The task calls for each line of the records below in which the word "that" appears.

[Dataset Boundary: Start]

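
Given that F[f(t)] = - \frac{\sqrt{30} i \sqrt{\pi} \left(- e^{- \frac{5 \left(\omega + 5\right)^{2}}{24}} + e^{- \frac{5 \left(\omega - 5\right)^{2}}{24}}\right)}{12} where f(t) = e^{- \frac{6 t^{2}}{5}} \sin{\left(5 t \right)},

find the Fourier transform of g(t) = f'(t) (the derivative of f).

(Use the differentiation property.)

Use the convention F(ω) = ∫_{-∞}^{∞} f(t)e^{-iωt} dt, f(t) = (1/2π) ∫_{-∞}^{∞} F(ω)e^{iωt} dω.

F[g](ω) = \frac{\sqrt{30} \sqrt{\pi} \omega \left(e^{\frac{25 \omega}{6}} - 1\right) e^{- \frac{5 \omega^{2}}{24} - \frac{25 \omega}{12} - \frac{125}{24}}}{12}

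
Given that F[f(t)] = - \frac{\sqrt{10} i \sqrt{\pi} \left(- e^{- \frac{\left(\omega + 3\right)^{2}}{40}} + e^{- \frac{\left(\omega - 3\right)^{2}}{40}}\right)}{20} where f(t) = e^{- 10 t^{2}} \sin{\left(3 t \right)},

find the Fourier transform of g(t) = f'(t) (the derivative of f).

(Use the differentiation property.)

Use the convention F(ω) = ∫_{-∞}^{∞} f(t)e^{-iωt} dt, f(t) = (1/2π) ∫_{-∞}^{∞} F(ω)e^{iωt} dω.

F[g](ω) = \frac{\sqrt{10} \sqrt{\pi} \omega \left(e^{\frac{3 \omega}{10}} - 1\right) e^{- \frac{\omega^{2}}{40} - \frac{3 \omega}{20} - \frac{9}{40}}}{20}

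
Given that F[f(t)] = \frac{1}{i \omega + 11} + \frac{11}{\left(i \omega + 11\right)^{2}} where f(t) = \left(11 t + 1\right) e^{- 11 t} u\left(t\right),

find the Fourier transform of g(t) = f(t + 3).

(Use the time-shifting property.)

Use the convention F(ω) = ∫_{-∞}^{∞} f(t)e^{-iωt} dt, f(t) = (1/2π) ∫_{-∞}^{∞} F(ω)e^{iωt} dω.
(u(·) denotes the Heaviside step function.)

F[g](ω) = \frac{\left(- i \omega - 22\right) e^{3 i \omega}}{\omega^{2} - 22 i \omega - 121}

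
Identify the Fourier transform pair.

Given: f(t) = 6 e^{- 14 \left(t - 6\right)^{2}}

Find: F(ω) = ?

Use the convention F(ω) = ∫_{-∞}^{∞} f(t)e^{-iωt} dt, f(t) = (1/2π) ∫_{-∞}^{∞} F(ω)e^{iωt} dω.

F(ω) = \frac{3 \sqrt{14} \sqrt{\pi} e^{- \frac{\omega \left(\omega + 336 i\right)}{56}}}{7}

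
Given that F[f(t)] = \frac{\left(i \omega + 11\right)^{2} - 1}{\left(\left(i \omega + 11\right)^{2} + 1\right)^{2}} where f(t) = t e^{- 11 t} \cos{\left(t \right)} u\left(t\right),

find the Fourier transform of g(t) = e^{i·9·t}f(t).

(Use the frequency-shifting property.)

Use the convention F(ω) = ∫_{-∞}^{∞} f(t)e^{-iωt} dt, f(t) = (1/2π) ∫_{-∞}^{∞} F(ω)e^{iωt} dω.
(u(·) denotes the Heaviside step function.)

F[g](ω) = \frac{\left(i \left(\omega - 9\right) + 11\right)^{2} - 1}{\left(\left(i \left(\omega - 9\right) + 11\right)^{2} + 1\right)^{2}}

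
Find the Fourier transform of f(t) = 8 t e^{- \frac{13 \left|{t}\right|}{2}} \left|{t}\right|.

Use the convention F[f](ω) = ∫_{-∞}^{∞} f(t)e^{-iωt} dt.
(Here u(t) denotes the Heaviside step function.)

F(ω) = \frac{512 i \omega \left(4 \omega^{2} - 507\right)}{\left(4 \omega^{2} + 169\right)^{3}}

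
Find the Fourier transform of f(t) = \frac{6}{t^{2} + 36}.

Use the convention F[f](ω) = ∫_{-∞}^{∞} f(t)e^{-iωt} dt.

F(ω) = \pi e^{- 6 \left|{\omega}\right|}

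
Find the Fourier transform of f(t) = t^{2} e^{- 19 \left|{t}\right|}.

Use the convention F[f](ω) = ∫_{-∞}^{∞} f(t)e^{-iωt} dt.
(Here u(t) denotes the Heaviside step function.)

F(ω) = \frac{76 \left(361 - 3 \omega^{2}\right)}{\left(\omega^{2} + 361\right)^{3}}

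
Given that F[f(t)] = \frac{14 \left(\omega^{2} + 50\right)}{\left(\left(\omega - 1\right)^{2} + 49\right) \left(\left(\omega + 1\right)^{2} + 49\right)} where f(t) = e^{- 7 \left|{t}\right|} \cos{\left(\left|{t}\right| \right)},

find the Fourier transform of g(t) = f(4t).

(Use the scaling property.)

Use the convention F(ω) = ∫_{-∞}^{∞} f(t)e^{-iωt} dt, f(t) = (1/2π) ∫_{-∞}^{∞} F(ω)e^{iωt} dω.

F[g](ω) = \frac{56 \left(\omega^{2} + 800\right)}{\omega^{4} + 1536 \omega^{2} + 640000}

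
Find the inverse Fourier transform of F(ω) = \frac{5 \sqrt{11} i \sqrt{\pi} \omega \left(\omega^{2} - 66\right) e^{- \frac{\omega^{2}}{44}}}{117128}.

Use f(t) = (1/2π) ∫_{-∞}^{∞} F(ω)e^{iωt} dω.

f(t) = 5 t^{3} e^{- 11 t^{2}}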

[Dataset Boundary: End]

Response to this task:
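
Given that F[f(t)] = - \frac{\sqrt{30} i \sqrt{\pi} \left(- e^{- \frac{5 \left(\omega + 5\right)^{2}}{24}} + e^{- \frac{5 \left(\omega - 5\right)^{2}}{24}}\right)}{12} where f(t) = e^{- \frac{6 t^{2}}{5}} \sin{\left(5 t \right)},
Given that F[f(t)] = - \frac{\sqrt{10} i \sqrt{\pi} \left(- e^{- \frac{\left(\omega + 3\right)^{2}}{40}} + e^{- \frac{\left(\omega - 3\right)^{2}}{40}}\right)}{20} where f(t) = e^{- 10 t^{2}} \sin{\left(3 t \right)},
Given that F[f(t)] = \frac{1}{i \omega + 11} + \frac{11}{\left(i \omega + 11\right)^{2}} where f(t) = \left(11 t + 1\right) e^{- 11 t} u\left(t\right),
Given that F[f(t)] = \frac{\left(i \omega + 11\right)^{2} - 1}{\left(\left(i \omega + 11\right)^{2} + 1\right)^{2}} where f(t) = t e^{- 11 t} \cos{\left(t \right)} u\left(t\right),
Given that F[f(t)] = \frac{14 \left(\omega^{2} + 50\right)}{\left(\left(\omega - 1\right)^{2} + 49\right) \left(\left(\omega + 1\right)^{2} + 49\right)} where f(t) = e^{- 7 \left|{t}\right|} \cos{\left(\left|{t}\right| \right)},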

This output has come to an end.